Stored data entries
★ ★ ★ ★ ★ ★ ★
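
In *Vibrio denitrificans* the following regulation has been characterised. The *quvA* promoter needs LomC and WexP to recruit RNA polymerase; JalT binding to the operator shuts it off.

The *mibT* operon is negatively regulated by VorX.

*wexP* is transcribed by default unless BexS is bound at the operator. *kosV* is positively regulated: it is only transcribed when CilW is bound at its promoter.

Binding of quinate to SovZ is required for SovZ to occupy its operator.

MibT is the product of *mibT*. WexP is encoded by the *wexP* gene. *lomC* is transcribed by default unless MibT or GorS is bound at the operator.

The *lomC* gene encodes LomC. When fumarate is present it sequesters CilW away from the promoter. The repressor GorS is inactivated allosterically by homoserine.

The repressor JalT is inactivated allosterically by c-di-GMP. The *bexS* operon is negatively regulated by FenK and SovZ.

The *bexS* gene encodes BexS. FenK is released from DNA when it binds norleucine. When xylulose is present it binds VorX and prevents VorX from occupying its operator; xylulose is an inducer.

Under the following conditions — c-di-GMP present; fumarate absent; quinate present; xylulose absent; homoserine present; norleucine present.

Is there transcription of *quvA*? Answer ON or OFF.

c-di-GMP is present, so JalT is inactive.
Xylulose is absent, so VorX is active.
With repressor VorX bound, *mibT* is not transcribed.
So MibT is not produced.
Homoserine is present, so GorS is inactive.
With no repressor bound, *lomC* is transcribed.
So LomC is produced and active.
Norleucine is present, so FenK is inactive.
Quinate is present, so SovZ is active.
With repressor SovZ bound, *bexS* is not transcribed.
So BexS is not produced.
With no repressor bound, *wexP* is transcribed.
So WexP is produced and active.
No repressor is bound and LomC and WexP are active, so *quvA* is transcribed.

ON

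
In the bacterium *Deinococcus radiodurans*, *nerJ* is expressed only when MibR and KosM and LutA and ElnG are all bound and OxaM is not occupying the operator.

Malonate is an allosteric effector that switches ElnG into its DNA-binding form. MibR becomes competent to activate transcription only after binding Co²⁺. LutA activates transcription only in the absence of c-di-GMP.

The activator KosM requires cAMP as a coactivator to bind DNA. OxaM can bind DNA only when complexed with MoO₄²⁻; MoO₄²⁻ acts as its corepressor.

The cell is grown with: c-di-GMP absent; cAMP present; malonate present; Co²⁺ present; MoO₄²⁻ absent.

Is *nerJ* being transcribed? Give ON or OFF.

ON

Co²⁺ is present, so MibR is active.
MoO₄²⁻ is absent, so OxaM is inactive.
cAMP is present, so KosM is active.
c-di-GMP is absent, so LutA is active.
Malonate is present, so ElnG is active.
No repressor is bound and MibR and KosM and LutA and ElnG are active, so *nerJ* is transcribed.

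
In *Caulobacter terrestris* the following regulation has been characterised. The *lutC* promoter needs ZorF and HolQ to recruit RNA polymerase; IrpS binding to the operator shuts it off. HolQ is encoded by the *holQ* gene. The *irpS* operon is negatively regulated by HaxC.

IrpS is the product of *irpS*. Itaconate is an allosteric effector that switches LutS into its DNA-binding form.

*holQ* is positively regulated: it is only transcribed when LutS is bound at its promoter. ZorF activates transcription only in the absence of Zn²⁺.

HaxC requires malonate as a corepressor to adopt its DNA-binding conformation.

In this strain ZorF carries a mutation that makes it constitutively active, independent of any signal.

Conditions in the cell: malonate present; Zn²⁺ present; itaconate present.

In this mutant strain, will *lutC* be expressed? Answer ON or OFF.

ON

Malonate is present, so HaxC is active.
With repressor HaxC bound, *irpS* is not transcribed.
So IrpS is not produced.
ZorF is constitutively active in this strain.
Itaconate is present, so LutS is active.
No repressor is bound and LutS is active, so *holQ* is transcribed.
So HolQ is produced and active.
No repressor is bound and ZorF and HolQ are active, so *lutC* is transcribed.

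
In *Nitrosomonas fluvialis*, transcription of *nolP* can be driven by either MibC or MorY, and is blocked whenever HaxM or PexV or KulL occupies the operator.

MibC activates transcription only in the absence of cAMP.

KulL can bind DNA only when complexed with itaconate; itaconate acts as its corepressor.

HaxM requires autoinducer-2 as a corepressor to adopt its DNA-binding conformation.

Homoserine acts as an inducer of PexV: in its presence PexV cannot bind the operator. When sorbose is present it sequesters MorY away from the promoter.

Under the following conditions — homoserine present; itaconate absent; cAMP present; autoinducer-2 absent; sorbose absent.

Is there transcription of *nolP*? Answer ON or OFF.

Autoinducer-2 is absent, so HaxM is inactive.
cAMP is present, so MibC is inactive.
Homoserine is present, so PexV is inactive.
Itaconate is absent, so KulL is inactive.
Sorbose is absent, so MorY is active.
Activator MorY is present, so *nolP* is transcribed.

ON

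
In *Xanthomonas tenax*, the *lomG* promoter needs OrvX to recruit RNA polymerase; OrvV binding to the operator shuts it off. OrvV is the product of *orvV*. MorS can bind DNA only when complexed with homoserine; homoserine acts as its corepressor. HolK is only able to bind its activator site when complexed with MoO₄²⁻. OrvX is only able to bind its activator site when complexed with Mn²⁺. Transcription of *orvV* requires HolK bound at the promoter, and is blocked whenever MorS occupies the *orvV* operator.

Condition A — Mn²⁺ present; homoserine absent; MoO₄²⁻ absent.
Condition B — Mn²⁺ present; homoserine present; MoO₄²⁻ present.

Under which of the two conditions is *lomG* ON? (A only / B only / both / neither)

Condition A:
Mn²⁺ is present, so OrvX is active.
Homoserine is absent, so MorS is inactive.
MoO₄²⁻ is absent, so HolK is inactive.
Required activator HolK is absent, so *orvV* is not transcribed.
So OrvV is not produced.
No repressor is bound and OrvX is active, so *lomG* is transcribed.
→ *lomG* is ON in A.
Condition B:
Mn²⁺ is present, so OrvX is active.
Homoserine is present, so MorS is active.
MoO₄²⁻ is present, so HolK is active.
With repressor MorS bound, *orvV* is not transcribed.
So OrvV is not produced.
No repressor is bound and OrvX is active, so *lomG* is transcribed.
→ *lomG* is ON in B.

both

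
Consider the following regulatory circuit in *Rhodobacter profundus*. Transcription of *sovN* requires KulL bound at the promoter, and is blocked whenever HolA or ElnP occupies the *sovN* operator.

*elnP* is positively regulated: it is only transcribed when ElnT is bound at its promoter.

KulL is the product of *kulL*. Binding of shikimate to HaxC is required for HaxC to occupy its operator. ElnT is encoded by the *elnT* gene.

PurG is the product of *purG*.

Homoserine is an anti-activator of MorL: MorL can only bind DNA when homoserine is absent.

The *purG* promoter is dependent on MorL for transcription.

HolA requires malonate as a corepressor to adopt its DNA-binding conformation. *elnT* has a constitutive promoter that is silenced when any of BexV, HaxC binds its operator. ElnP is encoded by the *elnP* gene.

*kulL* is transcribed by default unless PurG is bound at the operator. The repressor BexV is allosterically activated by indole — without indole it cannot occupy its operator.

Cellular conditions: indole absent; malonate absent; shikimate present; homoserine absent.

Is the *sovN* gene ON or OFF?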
★ ★ ★ ★ ★ ★ ★
## Exercise details
Please write out the entries exactly, keeping every line intact.

## Exercise result
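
In *Vibrio denitrificans* the following regulation has been characterised. The *quvA* promoter needs LomC and WexP to recruit RNA polymerase; JalT binding to the operator shuts it off.

The *mibT* operon is negatively regulated by VorX.

*wexP* is transcribed by default unless BexS is bound at the operator. *kosV* is positively regulated: it is only transcribed when CilW is bound at its promoter.

Binding of quinate to SovZ is required for SovZ to occupy its operator.

MibT is the product of *mibT*. WexP is encoded by the *wexP* gene. *lomC* is transcribed by default unless MibT or GorS is bound at the operator.

The *lomC* gene encodes LomC. When fumarate is present it sequesters CilW away from the promoter. The repressor GorS is inactivated allosterically by homoserine.

The repressor JalT is inactivated allosterically by c-di-GMP. The *bexS* operon is negatively regulated by FenK and SovZ.

The *bexS* gene encodes BexS. FenK is released from DNA when it binds norleucine. When xylulose is present it binds VorX and prevents VorX from occupying its operator; xylulose is an inducer.

Under the following conditions — c-di-GMP present; fumarate absent; quinate present; xylulose absent; homoserine present; norleucine present.

Is there transcription of *quvA*? Answer ON or OFF.

c-di-GMP is present, so JalT is inactive.
Xylulose is absent, so VorX is active.
With repressor VorX bound, *mibT* is not transcribed.
So MibT is not produced.
Homoserine is present, so GorS is inactive.
With no repressor bound, *lomC* is transcribed.
So LomC is produced and active.
Norleucine is present, so FenK is inactive.
Quinate is present, so SovZ is active.
With repressor SovZ bound, *bexS* is not transcribed.
So BexS is not produced.
With no repressor bound, *wexP* is transcribed.
So WexP is produced and active.
No repressor is bound and LomC and WexP are active, so *quvA* is transcribed.

ON

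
In the bacterium *Deinococcus radiodurans*, *nerJ* is expressed only when MibR and KosM and LutA and ElnG are all bound and OxaM is not occupying the operator.

Malonate is an allosteric effector that switches ElnG into its DNA-binding form. MibR becomes competent to activate transcription only after binding Co²⁺. LutA activates transcription only in the absence of c-di-GMP.

The activator KosM requires cAMP as a coactivator to bind DNA. OxaM can bind DNA only when complexed with MoO₄²⁻; MoO₄²⁻ acts as its corepressor.

The cell is grown with: c-di-GMP absent; cAMP present; malonate present; Co²⁺ present; MoO₄²⁻ absent.

Is *nerJ* being transcribed? Give ON or OFF.

ON

Co²⁺ is present, so MibR is active.
MoO₄²⁻ is absent, so OxaM is inactive.
cAMP is present, so KosM is active.
c-di-GMP is absent, so LutA is active.
Malonate is present, so ElnG is active.
No repressor is bound and MibR and KosM and LutA and ElnG are active, so *nerJ* is transcribed.

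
In *Caulobacter terrestris* the following regulation has been characterised. The *lutC* promoter needs ZorF and HolQ to recruit RNA polymerase; IrpS binding to the operator shuts it off. HolQ is encoded by the *holQ* gene. The *irpS* operon is negatively regulated by HaxC.

IrpS is the product of *irpS*. Itaconate is an allosteric effector that switches LutS into its DNA-binding form.

*holQ* is positively regulated: it is only transcribed when LutS is bound at its promoter. ZorF activates transcription only in the absence of Zn²⁺.

HaxC requires malonate as a corepressor to adopt its DNA-binding conformation.

In this strain ZorF carries a mutation that makes it constitutively active, independent of any signal.

Conditions in the cell: malonate present; Zn²⁺ present; itaconate present.

In this mutant strain, will *lutC* be expressed? Answer ON or OFF.

ON

Malonate is present, so HaxC is active.
With repressor HaxC bound, *irpS* is not transcribed.
So IrpS is not produced.
ZorF is constitutively active in this strain.
Itaconate is present, so LutS is active.
No repressor is bound and LutS is active, so *holQ* is transcribed.
So HolQ is produced and active.
No repressor is bound and ZorF and HolQ are active, so *lutC* is transcribed.

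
In *Nitrosomonas fluvialis*, transcription of *nolP* can be driven by either MibC or MorY, and is blocked whenever HaxM or PexV or KulL occupies the operator.

MibC activates transcription only in the absence of cAMP.

KulL can bind DNA only when complexed with itaconate; itaconate acts as its corepressor.

HaxM requires autoinducer-2 as a corepressor to adopt its DNA-binding conformation.

Homoserine acts as an inducer of PexV: in its presence PexV cannot bind the operator. When sorbose is present it sequesters MorY away from the promoter.

Under the following conditions — homoserine present; itaconate absent; cAMP present; autoinducer-2 absent; sorbose absent.

Is there transcription of *nolP*? Answer ON or OFF.

Autoinducer-2 is absent, so HaxM is inactive.
cAMP is present, so MibC is inactive.
Homoserine is present, so PexV is inactive.
Itaconate is absent, so KulL is inactive.
Sorbose is absent, so MorY is active.
Activator MorY is present, so *nolP* is transcribed.

ON

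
In *Xanthomonas tenax*, the *lomG* promoter needs OrvX to recruit RNA polymerase; OrvV binding to the operator shuts it off. OrvV is the product of *orvV*. MorS can bind DNA only when complexed with homoserine; homoserine acts as its corepressor. HolK is only able to bind its activator site when complexed with MoO₄²⁻. OrvX is only able to bind its activator site when complexed with Mn²⁺. Transcription of *orvV* requires HolK bound at the promoter, and is blocked whenever MorS occupies the *orvV* operator.

Condition A — Mn²⁺ present; homoserine absent; MoO₄²⁻ absent.
Condition B — Mn²⁺ present; homoserine present; MoO₄²⁻ present.

Under which of the two conditions is *lomG* ON? (A only / B only / both / neither)

Condition A:
Mn²⁺ is present, so OrvX is active.
Homoserine is absent, so MorS is inactive.
MoO₄²⁻ is absent, so HolK is inactive.
Required activator HolK is absent, so *orvV* is not transcribed.
So OrvV is not produced.
No repressor is bound and OrvX is active, so *lomG* is transcribed.
→ *lomG* is ON in A.
Condition B:
Mn²⁺ is present, so OrvX is active.
Homoserine is present, so MorS is active.
MoO₄²⁻ is present, so HolK is active.
With repressor MorS bound, *orvV* is not transcribed.
So OrvV is not produced.
No repressor is bound and OrvX is active, so *lomG* is transcribed.
→ *lomG* is ON in B.

both

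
Consider the following regulatory circuit in *Rhodobacter profundus*. Transcription of *sovN* requires KulL bound at the promoter, and is blocked whenever HolA or ElnP occupies the *sovN* operator.

*elnP* is positively regulated: it is only transcribed when ElnT is bound at its promoter.

KulL is the product of *kulL*. Binding of shikimate to HaxC is required for HaxC to occupy its operator. ElnT is encoded by the *elnT* gene.

PurG is the product of *purG*.

Homoserine is an anti-activator of MorL: MorL can only bind DNA when homoserine is absent.

The *purG* promoter is dependent on MorL for transcription.

HolA requires malonate as a corepressor to adopt its DNA-binding conformation. *elnT* has a constitutive promoter that is silenced when any of BexV, HaxC binds its operator. ElnP is encoded by the *elnP* gene.

*kulL* is transcribed by default unless PurG is bound at the operator. The repressor BexV is allosterically activated by indole — without indole it cannot occupy its operator.

Cellular conditions: indole absent; malonate absent; shikimate present; homoserine absent.

Is the *sovN* gene ON or OFF?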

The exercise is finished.